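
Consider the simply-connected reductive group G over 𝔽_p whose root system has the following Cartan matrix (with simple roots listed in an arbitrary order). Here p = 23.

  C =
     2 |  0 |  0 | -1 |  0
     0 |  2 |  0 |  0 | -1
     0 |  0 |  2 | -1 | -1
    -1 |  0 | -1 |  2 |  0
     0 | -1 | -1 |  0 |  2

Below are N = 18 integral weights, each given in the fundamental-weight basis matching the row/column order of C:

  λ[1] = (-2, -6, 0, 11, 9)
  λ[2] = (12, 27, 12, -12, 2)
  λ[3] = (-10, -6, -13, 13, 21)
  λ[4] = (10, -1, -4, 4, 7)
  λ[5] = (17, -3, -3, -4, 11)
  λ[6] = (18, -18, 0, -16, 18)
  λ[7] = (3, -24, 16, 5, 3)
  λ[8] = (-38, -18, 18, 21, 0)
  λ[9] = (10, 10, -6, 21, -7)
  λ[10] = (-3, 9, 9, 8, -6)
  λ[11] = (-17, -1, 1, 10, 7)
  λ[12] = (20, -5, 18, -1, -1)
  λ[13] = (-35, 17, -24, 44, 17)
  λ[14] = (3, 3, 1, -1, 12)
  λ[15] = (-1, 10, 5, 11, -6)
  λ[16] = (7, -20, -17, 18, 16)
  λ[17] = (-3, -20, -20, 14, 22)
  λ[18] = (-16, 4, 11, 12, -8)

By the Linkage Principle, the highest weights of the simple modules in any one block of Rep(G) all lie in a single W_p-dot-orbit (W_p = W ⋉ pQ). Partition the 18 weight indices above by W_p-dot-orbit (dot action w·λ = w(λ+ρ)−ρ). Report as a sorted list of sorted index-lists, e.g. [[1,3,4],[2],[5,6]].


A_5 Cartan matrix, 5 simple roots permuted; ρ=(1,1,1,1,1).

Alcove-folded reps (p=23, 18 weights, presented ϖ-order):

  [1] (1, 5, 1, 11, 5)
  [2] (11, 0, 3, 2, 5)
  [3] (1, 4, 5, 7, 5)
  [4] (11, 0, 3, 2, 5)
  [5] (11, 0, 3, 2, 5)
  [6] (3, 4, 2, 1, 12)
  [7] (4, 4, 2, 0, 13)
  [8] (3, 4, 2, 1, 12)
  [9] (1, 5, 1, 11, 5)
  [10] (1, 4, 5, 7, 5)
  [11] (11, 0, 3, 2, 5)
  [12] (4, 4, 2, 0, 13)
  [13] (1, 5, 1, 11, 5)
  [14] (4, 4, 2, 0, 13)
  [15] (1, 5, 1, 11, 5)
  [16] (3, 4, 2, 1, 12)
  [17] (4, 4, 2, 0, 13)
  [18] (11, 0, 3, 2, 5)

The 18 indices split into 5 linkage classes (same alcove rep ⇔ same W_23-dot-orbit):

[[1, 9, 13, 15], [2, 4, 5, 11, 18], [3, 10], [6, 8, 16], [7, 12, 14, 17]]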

### Task to carry out:
Write out again exactly the lines that run from the one holding "λ[11] = (-17, -1, 1, 10, 7)" through the last line of the data; omit all other lines.

### Written answer:
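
  λ[11] = (-17, -1, 1, 10, 7)
  λ[12] = (20, -5, 18, -1, -1)
  λ[13] = (-35, 17, -24, 44, 17)
  λ[14] = (3, 3, 1, -1, 12)
  λ[15] = (-1, 10, 5, 11, -6)
  λ[16] = (7, -20, -17, 18, 16)
  λ[17] = (-3, -20, -20, 14, 22)
  λ[18] = (-16, 4, 11, 12, -8)

By the Linkage Principle, the highest weights of the simple modules in any one block of Rep(G) all lie in a single W_p-dot-orbit (W_p = W ⋉ pQ). Partition the 18 weight indices above by W_p-dot-orbit (dot action w·λ = w(λ+ρ)−ρ). Report as a sorted list of sorted index-lists, e.g. [[1,3,4],[2],[5,6]].


A_5 Cartan matrix, 5 simple roots permuted; ρ=(1,1,1,1,1).

Alcove-folded reps (p=23, 18 weights, presented ϖ-order):

  [1] (1, 5, 1, 11, 5)
  [2] (11, 0, 3, 2, 5)
  [3] (1, 4, 5, 7, 5)
  [4] (11, 0, 3, 2, 5)
  [5] (11, 0, 3, 2, 5)
  [6] (3, 4, 2, 1, 12)
  [7] (4, 4, 2, 0, 13)
  [8] (3, 4, 2, 1, 12)
  [9] (1, 5, 1, 11, 5)
  [10] (1, 4, 5, 7, 5)
  [11] (11, 0, 3, 2, 5)
  [12] (4, 4, 2, 0, 13)
  [13] (1, 5, 1, 11, 5)
  [14] (4, 4, 2, 0, 13)
  [15] (1, 5, 1, 11, 5)
  [16] (3, 4, 2, 1, 12)
  [17] (4, 4, 2, 0, 13)
  [18] (11, 0, 3, 2, 5)

The 18 indices split into 5 linkage classes (same alcove rep ⇔ same W_23-dot-orbit):

[[1, 9, 13, 15], [2, 4, 5, 11, 18], [3, 10], [6, 8, 16], [7, 12, 14, 17]]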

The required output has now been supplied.